Beneath this task are records; print exactly the stretch of them from the line with "Answer: -293861/792642 ≈ -0.37074" through the line with "Answer: Rational(-293861, 792642) ≈ -0.37074", both ends included.
[Material shown — start]
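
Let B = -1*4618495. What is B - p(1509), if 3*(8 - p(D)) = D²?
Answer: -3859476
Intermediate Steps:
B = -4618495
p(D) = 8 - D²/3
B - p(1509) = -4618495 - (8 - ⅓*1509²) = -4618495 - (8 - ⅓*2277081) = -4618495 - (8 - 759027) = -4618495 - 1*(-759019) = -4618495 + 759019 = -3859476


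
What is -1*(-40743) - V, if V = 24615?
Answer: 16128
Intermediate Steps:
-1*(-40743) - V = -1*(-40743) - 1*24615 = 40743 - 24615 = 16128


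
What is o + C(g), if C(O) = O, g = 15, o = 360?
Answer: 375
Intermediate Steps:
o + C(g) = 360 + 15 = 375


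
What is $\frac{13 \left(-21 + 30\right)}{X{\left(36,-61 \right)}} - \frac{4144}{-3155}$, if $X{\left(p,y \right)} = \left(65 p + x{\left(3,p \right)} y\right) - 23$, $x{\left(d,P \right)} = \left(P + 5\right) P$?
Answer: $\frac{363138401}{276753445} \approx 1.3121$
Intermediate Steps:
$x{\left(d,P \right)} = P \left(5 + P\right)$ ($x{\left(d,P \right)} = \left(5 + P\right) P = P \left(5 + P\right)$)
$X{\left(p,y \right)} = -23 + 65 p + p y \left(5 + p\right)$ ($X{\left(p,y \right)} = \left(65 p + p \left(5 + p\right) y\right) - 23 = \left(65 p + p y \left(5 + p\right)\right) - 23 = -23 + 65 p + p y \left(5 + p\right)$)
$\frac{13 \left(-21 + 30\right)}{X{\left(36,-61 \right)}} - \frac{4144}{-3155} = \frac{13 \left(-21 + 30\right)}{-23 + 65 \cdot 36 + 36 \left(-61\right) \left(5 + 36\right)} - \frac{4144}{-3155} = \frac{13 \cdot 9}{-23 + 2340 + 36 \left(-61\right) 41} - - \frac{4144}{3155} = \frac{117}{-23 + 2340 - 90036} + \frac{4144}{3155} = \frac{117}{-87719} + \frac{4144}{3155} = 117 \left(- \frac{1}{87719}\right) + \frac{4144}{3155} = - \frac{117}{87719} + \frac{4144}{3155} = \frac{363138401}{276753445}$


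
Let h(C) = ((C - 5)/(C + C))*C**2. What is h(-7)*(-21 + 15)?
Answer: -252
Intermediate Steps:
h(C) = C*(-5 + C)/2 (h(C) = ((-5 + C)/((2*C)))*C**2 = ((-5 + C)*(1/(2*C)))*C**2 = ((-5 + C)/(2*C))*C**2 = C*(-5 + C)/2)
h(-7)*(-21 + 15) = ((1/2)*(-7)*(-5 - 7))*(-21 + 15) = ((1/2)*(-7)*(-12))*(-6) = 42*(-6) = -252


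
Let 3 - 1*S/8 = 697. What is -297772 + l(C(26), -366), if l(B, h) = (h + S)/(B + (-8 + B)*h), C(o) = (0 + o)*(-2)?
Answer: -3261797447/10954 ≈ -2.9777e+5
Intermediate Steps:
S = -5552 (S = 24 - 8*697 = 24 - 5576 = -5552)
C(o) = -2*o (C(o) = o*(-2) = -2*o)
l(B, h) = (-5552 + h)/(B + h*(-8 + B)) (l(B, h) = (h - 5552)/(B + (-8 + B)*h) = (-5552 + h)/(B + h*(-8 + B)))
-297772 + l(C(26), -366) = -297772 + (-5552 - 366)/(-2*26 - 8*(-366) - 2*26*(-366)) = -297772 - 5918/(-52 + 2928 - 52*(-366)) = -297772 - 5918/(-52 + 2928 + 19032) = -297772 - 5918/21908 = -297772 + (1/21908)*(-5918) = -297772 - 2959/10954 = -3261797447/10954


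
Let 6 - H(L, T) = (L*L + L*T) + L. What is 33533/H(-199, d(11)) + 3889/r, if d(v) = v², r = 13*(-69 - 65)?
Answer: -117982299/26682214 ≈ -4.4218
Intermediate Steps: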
[Material shown — finish]
[Material shown — start]
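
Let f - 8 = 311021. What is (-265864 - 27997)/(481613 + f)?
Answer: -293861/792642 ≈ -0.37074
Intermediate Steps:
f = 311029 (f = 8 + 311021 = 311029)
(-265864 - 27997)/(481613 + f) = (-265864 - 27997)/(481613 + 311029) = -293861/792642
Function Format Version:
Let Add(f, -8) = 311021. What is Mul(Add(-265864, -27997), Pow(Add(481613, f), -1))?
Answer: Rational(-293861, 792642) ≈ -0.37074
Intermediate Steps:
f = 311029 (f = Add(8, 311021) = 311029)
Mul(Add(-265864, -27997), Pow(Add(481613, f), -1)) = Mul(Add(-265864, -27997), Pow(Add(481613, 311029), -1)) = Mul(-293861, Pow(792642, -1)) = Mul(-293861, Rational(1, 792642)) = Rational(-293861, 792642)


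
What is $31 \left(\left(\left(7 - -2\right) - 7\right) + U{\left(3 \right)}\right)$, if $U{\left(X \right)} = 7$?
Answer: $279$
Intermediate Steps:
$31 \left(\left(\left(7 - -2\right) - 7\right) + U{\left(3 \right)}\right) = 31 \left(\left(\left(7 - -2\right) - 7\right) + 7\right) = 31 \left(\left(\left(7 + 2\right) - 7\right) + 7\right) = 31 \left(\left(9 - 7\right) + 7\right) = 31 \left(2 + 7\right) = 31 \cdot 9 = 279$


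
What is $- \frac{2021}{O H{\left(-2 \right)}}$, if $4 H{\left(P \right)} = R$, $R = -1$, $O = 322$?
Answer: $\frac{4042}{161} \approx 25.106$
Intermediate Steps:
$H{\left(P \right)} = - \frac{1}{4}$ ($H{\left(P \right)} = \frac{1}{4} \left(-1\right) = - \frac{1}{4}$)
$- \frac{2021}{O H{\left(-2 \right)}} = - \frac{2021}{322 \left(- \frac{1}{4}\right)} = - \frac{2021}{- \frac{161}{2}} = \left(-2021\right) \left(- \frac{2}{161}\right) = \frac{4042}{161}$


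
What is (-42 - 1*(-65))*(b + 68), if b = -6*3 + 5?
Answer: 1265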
[Material shown — finish]
Completed exercise »
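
Answer: -293861/792642 ≈ -0.37074
Intermediate Steps:
f = 311029 (f = 8 + 311021 = 311029)
(-265864 - 27997)/(481613 + f) = (-265864 - 27997)/(481613 + 311029) = -293861/792642
Function Format Version:
Let Add(f, -8) = 311021. What is Mul(Add(-265864, -27997), Pow(Add(481613, f), -1))?
Answer: Rational(-293861, 792642) ≈ -0.37074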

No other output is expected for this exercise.